## Supplied information:

-- Opening Marker --

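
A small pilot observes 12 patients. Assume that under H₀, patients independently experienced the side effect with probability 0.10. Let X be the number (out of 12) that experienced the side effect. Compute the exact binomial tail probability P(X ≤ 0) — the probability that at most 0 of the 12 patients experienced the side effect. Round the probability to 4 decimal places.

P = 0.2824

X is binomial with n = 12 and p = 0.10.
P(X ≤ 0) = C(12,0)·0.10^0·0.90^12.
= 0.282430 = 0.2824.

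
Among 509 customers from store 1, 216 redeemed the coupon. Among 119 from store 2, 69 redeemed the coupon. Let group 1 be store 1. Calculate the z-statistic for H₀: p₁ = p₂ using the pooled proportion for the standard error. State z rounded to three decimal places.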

-- Closing Marker --
-- Opening Marker --

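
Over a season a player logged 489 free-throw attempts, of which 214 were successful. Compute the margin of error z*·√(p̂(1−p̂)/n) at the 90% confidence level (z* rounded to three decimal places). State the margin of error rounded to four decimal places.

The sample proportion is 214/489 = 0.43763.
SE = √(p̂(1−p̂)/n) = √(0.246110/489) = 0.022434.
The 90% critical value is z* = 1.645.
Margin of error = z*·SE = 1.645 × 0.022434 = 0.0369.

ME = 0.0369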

-- Closing Marker --

## Exercise details:
Above are some records; copy exactly the lines from the one with "A small pilot" through the one with "Among 509 customers", both included, and no others.

## Result of this exercise:
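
A small pilot observes 12 patients. Assume that under H₀, patients independently experienced the side effect with probability 0.10. Let X be the number (out of 12) that experienced the side effect. Compute the exact binomial tail probability P(X ≤ 0) — the probability that at most 0 of the 12 patients experienced the side effect. Round the probability to 4 decimal places.

P = 0.2824

X is binomial with n = 12 and p = 0.10.
P(X ≤ 0) = C(12,0)·0.10^0·0.90^12.
= 0.282430 = 0.2824.

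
Among 509 customers from store 1, 216 redeemed the coupon. Among 119 from store 2, 69 redeemed the coupon. Let group 1 be store 1. Calculate the z-statistic for H₀: p₁ = p₂ using the pooled proportion for the standard error. State z rounded to three decimal places.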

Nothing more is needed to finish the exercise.